- [Work task]:
Using the material that follows, output exactly the lines from the one containing "this. A sigma-delta" through the one containing "transform at 96000 Hz.", with both ends kept.

· · · · ·

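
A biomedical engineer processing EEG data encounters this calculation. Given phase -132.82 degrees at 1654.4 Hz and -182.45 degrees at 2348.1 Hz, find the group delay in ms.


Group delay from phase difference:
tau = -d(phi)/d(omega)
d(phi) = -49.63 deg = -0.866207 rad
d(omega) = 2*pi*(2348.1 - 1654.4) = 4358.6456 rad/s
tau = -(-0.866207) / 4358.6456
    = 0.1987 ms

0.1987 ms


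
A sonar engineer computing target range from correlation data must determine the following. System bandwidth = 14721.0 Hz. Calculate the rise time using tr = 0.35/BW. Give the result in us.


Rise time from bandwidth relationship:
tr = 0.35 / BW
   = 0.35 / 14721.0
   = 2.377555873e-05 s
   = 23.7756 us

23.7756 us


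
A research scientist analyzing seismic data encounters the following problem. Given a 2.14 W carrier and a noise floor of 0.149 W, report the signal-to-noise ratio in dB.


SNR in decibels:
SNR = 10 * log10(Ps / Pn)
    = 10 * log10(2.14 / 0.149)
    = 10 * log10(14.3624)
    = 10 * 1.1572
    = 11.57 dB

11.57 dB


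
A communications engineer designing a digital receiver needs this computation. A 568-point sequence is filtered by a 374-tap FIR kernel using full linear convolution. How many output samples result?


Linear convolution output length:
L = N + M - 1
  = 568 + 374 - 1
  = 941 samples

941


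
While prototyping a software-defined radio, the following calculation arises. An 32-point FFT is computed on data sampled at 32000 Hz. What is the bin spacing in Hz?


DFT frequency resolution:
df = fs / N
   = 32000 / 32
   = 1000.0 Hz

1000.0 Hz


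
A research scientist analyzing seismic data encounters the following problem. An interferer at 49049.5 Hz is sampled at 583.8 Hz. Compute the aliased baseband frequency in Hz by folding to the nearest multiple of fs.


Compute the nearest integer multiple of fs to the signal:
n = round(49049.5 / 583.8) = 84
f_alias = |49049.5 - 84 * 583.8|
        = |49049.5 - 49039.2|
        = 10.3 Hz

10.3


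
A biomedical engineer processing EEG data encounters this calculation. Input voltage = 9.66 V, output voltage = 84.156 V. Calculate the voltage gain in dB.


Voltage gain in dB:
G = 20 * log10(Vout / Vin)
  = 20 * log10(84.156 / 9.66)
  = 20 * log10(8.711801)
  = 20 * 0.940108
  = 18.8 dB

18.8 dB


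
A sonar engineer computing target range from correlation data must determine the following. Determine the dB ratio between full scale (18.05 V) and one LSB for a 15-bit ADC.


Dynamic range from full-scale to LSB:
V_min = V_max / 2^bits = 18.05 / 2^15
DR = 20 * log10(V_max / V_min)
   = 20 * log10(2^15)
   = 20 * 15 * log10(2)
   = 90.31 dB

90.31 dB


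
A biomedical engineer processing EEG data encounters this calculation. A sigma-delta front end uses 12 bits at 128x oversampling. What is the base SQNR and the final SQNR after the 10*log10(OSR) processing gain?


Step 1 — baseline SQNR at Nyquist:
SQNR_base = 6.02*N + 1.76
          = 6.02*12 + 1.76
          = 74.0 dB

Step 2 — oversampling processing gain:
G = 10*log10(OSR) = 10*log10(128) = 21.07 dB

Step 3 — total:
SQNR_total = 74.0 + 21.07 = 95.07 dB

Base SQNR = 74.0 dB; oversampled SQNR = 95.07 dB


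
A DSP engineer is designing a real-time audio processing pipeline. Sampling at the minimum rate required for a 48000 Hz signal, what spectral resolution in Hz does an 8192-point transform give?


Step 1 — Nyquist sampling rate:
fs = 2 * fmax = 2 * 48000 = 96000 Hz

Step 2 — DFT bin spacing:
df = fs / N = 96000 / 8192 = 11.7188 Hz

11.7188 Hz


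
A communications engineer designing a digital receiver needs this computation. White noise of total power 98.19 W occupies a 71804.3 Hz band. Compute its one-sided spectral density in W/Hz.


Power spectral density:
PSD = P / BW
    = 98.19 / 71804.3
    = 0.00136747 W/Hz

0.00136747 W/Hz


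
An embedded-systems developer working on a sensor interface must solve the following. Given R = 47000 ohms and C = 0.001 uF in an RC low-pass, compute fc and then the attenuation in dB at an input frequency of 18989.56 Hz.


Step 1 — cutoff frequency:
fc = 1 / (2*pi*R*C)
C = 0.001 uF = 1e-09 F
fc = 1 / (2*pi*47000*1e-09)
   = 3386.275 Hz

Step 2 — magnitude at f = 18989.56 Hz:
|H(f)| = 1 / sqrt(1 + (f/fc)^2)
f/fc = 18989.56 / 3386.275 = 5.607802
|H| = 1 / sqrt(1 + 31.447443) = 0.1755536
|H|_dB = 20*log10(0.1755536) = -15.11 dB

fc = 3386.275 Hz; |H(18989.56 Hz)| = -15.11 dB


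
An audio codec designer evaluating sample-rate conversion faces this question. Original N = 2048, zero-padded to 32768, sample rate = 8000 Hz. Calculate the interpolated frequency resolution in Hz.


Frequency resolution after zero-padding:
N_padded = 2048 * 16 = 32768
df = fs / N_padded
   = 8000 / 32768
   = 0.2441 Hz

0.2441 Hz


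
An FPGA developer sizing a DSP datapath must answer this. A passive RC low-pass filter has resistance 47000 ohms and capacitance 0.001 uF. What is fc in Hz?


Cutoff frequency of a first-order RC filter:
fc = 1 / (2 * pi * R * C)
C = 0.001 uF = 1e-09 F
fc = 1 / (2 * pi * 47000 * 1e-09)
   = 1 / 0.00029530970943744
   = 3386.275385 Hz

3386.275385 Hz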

· · · · ·

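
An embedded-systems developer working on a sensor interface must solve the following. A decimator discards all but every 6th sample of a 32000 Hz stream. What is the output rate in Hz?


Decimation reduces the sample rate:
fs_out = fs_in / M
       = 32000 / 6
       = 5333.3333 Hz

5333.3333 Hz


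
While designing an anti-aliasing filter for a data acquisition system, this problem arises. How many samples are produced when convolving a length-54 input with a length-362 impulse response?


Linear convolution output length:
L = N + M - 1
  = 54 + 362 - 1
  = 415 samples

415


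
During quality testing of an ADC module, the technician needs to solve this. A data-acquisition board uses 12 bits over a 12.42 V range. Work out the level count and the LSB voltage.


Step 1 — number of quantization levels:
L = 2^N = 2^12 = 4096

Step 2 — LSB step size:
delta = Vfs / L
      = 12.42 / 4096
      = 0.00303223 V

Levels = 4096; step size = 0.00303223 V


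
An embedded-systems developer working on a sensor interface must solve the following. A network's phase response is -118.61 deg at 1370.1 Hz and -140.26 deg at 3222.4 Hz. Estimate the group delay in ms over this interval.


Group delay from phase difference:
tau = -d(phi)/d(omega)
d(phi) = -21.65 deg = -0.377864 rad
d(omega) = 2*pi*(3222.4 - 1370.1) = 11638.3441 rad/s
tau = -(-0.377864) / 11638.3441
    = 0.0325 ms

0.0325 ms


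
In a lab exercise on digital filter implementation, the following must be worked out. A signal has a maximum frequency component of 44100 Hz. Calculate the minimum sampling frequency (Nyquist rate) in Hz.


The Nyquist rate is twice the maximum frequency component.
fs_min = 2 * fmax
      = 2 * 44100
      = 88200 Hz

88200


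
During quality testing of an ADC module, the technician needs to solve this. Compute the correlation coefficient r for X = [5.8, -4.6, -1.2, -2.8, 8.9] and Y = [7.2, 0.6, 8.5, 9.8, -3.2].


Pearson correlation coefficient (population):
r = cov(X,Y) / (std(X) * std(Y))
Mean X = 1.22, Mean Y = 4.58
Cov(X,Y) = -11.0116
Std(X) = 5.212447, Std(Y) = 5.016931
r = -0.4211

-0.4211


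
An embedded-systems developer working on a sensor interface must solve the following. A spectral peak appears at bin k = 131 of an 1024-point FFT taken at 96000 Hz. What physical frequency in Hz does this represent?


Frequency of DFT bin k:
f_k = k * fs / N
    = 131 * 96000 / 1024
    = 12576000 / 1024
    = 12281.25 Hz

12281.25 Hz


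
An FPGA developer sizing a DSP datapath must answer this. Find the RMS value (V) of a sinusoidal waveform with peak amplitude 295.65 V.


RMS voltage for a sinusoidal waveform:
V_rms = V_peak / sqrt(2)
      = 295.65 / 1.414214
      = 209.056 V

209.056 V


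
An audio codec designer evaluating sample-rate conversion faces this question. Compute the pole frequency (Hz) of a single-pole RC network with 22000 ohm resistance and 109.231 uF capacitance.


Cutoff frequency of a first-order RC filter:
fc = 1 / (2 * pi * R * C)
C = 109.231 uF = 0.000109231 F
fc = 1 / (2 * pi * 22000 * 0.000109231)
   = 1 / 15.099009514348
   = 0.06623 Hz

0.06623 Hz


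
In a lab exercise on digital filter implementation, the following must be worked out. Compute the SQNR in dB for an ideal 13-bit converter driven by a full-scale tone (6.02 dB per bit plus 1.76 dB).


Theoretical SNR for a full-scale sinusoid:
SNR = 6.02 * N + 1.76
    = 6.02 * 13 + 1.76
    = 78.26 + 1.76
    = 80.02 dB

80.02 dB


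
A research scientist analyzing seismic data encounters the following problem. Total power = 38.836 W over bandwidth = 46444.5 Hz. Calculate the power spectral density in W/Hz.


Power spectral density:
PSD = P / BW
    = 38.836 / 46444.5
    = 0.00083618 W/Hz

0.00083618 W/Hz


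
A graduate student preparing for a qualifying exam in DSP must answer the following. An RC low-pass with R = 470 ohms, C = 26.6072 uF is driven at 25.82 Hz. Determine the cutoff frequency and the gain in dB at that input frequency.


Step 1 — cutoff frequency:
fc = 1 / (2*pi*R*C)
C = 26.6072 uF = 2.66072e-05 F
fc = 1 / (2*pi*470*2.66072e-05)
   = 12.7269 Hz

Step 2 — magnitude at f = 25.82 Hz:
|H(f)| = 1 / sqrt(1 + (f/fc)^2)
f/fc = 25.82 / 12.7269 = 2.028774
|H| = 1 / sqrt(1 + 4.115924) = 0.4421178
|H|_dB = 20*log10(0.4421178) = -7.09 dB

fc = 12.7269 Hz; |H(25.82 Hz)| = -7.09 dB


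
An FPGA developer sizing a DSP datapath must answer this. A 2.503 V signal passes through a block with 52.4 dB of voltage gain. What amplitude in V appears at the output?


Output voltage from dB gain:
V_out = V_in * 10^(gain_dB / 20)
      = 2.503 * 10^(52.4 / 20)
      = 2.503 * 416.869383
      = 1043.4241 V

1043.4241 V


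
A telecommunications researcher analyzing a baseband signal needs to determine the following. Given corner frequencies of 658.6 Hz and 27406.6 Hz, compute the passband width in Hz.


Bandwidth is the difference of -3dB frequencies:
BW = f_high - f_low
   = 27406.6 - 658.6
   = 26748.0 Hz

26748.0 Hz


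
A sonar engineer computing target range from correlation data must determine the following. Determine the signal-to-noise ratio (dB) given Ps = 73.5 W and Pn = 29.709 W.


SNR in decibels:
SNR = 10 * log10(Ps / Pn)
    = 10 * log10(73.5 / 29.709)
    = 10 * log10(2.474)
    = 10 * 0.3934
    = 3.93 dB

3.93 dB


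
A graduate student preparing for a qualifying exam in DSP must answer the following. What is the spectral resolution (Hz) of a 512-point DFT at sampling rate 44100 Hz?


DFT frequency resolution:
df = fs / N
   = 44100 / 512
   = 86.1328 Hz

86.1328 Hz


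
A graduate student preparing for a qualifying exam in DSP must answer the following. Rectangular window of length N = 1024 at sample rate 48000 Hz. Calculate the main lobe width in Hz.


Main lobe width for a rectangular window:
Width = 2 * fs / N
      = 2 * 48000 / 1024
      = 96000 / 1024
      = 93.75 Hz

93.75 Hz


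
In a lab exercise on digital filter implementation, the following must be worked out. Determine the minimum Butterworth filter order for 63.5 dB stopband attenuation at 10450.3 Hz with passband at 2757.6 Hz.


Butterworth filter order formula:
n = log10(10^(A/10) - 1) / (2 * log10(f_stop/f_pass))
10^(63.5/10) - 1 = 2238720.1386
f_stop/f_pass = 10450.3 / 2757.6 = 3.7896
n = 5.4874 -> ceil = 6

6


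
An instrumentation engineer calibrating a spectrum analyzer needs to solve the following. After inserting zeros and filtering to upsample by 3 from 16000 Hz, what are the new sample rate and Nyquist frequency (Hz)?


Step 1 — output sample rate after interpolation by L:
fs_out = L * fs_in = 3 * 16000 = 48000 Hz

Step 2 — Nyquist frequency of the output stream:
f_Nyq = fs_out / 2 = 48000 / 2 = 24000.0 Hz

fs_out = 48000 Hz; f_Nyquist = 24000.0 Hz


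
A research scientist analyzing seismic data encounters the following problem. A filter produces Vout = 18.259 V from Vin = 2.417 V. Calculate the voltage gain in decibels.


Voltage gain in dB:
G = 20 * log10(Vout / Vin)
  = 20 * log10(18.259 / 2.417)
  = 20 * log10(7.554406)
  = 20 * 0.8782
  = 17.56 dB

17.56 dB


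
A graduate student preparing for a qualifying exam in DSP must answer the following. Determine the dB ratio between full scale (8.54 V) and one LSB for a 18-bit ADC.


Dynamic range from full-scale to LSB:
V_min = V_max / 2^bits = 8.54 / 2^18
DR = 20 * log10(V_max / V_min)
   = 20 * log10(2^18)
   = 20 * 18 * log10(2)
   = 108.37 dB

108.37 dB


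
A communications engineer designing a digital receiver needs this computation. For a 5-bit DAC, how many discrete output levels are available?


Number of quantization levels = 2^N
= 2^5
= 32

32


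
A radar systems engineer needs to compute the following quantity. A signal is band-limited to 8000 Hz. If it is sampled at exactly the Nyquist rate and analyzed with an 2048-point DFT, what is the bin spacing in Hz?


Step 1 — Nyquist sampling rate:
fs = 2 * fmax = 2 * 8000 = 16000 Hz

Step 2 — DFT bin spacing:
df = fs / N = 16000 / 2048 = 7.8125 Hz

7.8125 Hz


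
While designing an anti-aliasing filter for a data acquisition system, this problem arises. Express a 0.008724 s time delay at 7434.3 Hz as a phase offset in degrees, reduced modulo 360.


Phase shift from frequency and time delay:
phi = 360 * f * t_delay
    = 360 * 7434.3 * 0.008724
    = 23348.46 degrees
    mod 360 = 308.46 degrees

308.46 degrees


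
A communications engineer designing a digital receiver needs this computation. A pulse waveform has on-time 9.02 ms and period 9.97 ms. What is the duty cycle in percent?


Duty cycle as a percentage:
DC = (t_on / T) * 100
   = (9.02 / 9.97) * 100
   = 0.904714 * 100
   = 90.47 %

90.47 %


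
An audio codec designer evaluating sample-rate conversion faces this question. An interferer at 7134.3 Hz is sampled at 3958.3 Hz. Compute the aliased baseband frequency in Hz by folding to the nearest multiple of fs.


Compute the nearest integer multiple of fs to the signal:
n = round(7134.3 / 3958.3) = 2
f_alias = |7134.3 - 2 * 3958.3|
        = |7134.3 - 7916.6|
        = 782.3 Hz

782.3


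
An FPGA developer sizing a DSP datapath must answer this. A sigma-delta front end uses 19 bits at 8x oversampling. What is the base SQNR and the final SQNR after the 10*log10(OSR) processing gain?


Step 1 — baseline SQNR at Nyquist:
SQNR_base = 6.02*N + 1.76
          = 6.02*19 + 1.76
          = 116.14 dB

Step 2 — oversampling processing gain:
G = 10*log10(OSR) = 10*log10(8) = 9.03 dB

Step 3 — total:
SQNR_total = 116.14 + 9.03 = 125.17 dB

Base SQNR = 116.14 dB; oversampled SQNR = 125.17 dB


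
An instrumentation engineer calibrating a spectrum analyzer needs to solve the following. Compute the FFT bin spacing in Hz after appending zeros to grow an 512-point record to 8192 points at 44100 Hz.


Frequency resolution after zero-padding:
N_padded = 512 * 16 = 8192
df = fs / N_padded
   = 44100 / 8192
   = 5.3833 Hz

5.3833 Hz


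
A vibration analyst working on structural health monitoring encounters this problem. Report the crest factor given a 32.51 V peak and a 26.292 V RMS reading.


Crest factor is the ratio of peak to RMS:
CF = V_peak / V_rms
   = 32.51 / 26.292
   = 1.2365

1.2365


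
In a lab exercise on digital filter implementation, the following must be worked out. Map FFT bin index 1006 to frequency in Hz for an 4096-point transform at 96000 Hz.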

· · · · ·

- [Completed task]:
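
An FPGA developer sizing a DSP datapath must answer this. A sigma-delta front end uses 19 bits at 8x oversampling. What is the base SQNR and the final SQNR after the 10*log10(OSR) processing gain?


Step 1 — baseline SQNR at Nyquist:
SQNR_base = 6.02*N + 1.76
          = 6.02*19 + 1.76
          = 116.14 dB

Step 2 — oversampling processing gain:
G = 10*log10(OSR) = 10*log10(8) = 9.03 dB

Step 3 — total:
SQNR_total = 116.14 + 9.03 = 125.17 dB

Base SQNR = 116.14 dB; oversampled SQNR = 125.17 dB


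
An instrumentation engineer calibrating a spectrum analyzer needs to solve the following. Compute the FFT bin spacing in Hz after appending zeros to grow an 512-point record to 8192 points at 44100 Hz.


Frequency resolution after zero-padding:
N_padded = 512 * 16 = 8192
df = fs / N_padded
   = 44100 / 8192
   = 5.3833 Hz

5.3833 Hz


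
A vibration analyst working on structural health monitoring encounters this problem. Report the crest factor given a 32.51 V peak and a 26.292 V RMS reading.


Crest factor is the ratio of peak to RMS:
CF = V_peak / V_rms
   = 32.51 / 26.292
   = 1.2365

1.2365


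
In a lab exercise on digital filter implementation, the following must be worked out. Map FFT bin index 1006 to frequency in Hz for an 4096-point transform at 96000 Hz.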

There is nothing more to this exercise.